(Dataset entries):
▼▼▼
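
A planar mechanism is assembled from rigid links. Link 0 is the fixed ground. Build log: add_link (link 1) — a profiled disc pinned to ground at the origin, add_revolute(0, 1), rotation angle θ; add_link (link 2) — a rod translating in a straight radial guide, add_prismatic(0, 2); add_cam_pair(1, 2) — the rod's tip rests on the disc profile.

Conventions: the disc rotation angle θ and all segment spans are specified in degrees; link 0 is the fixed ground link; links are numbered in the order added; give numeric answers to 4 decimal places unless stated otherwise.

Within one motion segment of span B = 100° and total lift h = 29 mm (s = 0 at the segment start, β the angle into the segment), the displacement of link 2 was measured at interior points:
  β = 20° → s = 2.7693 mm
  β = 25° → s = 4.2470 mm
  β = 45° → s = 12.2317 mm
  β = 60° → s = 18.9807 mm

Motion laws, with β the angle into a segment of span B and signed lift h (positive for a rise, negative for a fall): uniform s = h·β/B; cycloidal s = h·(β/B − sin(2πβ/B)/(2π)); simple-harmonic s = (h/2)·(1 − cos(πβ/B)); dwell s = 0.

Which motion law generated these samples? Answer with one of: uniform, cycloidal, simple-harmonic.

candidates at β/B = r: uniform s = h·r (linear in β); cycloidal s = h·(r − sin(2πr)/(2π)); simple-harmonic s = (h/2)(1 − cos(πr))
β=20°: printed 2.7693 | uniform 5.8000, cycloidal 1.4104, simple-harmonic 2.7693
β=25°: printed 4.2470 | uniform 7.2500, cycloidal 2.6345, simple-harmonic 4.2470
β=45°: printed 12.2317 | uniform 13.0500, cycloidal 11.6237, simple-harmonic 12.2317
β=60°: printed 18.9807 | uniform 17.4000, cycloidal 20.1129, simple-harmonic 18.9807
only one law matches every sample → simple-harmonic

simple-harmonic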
▲▲▲
(Aim of the exercise): Could you return exactly the lines above from the line with "β = 20° → s = 2.7693 mm" to the line with "Motion laws, with", both included, and nothing else?

(Solution):
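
  β = 20° → s = 2.7693 mm
  β = 25° → s = 4.2470 mm
  β = 45° → s = 12.2317 mm
  β = 60° → s = 18.9807 mm

Motion laws, with β the angle into a segment of span B and signed lift h (positive for a rise, negative for a fall): uniform s = h·β/B; cycloidal s = h·(β/B − sin(2πβ/B)/(2π)); simple-harmonic s = (h/2)·(1 − cos(πβ/B)); dwell s = 0.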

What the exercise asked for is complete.